* **What you should do**
The expected output is every entry that follows, reproduced exactly.

--- Task inputs Enclosed Below ---

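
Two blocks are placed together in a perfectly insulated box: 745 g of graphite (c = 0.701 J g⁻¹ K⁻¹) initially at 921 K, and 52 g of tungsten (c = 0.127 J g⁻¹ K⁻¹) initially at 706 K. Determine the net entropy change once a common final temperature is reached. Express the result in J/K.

Energy balance: T_f = (m₁c₁T₁ + m₂c₂T₂)/(m₁c₁ + m₂c₂) = 918.32 K.
ΔS₁ = m₁c₁ ln(T_f/T₁) = 522.245 × ln(918.32/921) = -1.5246 J/K.
ΔS₂ = m₂c₂ ln(T_f/T₂) = 6.604 × ln(918.32/706) = 1.7364 J/K.
ΔS_total = -1.5246 + 1.7364 = 0.212 J/K.

ΔS_total = 0.212 J/K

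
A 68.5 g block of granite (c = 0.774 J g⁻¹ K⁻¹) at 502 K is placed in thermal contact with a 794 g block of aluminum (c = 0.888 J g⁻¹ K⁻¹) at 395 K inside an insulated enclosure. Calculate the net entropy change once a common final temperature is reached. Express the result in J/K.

Energy balance: T_f = (m₁c₁T₁ + m₂c₂T₂)/(m₁c₁ + m₂c₂) = 402.48 K.
ΔS₁ = m₁c₁ ln(T_f/T₁) = 53.019 × ln(402.48/502) = -11.71 J/K.
ΔS₂ = m₂c₂ ln(T_f/T₂) = 705.072 × ln(402.48/395) = 13.23 J/K.
ΔS_total = -11.71 + 13.23 = 1.52 J/K.

ΔS_total = 1.52 J/K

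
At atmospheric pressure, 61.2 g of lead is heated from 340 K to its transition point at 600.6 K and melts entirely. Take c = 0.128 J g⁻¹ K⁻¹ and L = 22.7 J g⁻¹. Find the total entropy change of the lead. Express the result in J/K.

Warming step: ΔS₁ = m c ln(T_tr/T_i) = 61.2 × 0.128 × ln(600.6/340) = 4.457 J/K.
Phase change: ΔS₂ = +mL/T_tr = 61.2 × 22.7 / 600.6 = 2.313 J/K.
ΔS_total = (4.457) + (2.313) = 6.77 J/K.

ΔS = 6.77 J/K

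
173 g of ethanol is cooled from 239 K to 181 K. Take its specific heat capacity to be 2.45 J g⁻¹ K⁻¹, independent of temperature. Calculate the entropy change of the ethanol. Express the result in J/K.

ΔS = -118 J/K

ΔS = ∫dQ_rev/T = m c ln(T₂/T₁) = 173 × 2.45 × ln(181/239) = -118 J/K.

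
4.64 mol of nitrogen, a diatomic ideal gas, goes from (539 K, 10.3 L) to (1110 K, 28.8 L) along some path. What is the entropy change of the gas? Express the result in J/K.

ΔS = 109 J/K

Entropy is a state function: ΔS = nC_V ln(T₂/T₁) + nR ln(V₂/V₁), with C_V = 5R/2 = 20.79 J mol⁻¹ K⁻¹ for a diatomic ideal gas.
ΔS = 4.64 × [20.79 × ln(1110/539) + 8.314 × ln(28.8/10.3)] = 109 J/K.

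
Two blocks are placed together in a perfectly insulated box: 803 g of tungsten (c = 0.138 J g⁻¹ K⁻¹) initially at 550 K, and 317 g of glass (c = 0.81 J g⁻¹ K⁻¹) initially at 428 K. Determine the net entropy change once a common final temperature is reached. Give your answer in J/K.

Energy balance: T_f = (m₁c₁T₁ + m₂c₂T₂)/(m₁c₁ + m₂c₂) = 464.78 K.
ΔS₁ = m₁c₁ ln(T_f/T₁) = 110.814 × ln(464.78/550) = -18.66 J/K.
ΔS₂ = m₂c₂ ln(T_f/T₂) = 256.77 × ln(464.78/428) = 21.17 J/K.
ΔS_total = -18.66 + 21.17 = 2.51 J/K.

ΔS_total = 2.51 J/K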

--- End of Enclosed Task inputs ---

* **Answer area**
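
Two blocks are placed together in a perfectly insulated box: 745 g of graphite (c = 0.701 J g⁻¹ K⁻¹) initially at 921 K, and 52 g of tungsten (c = 0.127 J g⁻¹ K⁻¹) initially at 706 K. Determine the net entropy change once a common final temperature is reached. Express the result in J/K.

Energy balance: T_f = (m₁c₁T₁ + m₂c₂T₂)/(m₁c₁ + m₂c₂) = 918.32 K.
ΔS₁ = m₁c₁ ln(T_f/T₁) = 522.245 × ln(918.32/921) = -1.5246 J/K.
ΔS₂ = m₂c₂ ln(T_f/T₂) = 6.604 × ln(918.32/706) = 1.7364 J/K.
ΔS_total = -1.5246 + 1.7364 = 0.212 J/K.

ΔS_total = 0.212 J/K

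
A 68.5 g block of granite (c = 0.774 J g⁻¹ K⁻¹) at 502 K is placed in thermal contact with a 794 g block of aluminum (c = 0.888 J g⁻¹ K⁻¹) at 395 K inside an insulated enclosure. Calculate the net entropy change once a common final temperature is reached. Express the result in J/K.

Energy balance: T_f = (m₁c₁T₁ + m₂c₂T₂)/(m₁c₁ + m₂c₂) = 402.48 K.
ΔS₁ = m₁c₁ ln(T_f/T₁) = 53.019 × ln(402.48/502) = -11.71 J/K.
ΔS₂ = m₂c₂ ln(T_f/T₂) = 705.072 × ln(402.48/395) = 13.23 J/K.
ΔS_total = -11.71 + 13.23 = 1.52 J/K.

ΔS_total = 1.52 J/K

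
At atmospheric pressure, 61.2 g of lead is heated from 340 K to its transition point at 600.6 K and melts entirely. Take c = 0.128 J g⁻¹ K⁻¹ and L = 22.7 J g⁻¹. Find the total entropy change of the lead. Express the result in J/K.

Warming step: ΔS₁ = m c ln(T_tr/T_i) = 61.2 × 0.128 × ln(600.6/340) = 4.457 J/K.
Phase change: ΔS₂ = +mL/T_tr = 61.2 × 22.7 / 600.6 = 2.313 J/K.
ΔS_total = (4.457) + (2.313) = 6.77 J/K.

ΔS = 6.77 J/K

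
173 g of ethanol is cooled from 239 K to 181 K. Take its specific heat capacity to be 2.45 J g⁻¹ K⁻¹, independent of temperature. Calculate the entropy change of the ethanol. Express the result in J/K.

ΔS = -118 J/K

ΔS = ∫dQ_rev/T = m c ln(T₂/T₁) = 173 × 2.45 × ln(181/239) = -118 J/K.

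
4.64 mol of nitrogen, a diatomic ideal gas, goes from (539 K, 10.3 L) to (1110 K, 28.8 L) along some path. What is the entropy change of the gas? Express the result in J/K.

ΔS = 109 J/K

Entropy is a state function: ΔS = nC_V ln(T₂/T₁) + nR ln(V₂/V₁), with C_V = 5R/2 = 20.79 J mol⁻¹ K⁻¹ for a diatomic ideal gas.
ΔS = 4.64 × [20.79 × ln(1110/539) + 8.314 × ln(28.8/10.3)] = 109 J/K.

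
Two blocks are placed together in a perfectly insulated box: 803 g of tungsten (c = 0.138 J g⁻¹ K⁻¹) initially at 550 K, and 317 g of glass (c = 0.81 J g⁻¹ K⁻¹) initially at 428 K. Determine the net entropy change once a common final temperature is reached. Give your answer in J/K.

Energy balance: T_f = (m₁c₁T₁ + m₂c₂T₂)/(m₁c₁ + m₂c₂) = 464.78 K.
ΔS₁ = m₁c₁ ln(T_f/T₁) = 110.814 × ln(464.78/550) = -18.66 J/K.
ΔS₂ = m₂c₂ ln(T_f/T₂) = 256.77 × ln(464.78/428) = 21.17 J/K.
ΔS_total = -18.66 + 21.17 = 2.51 J/K.

ΔS_total = 2.51 J/K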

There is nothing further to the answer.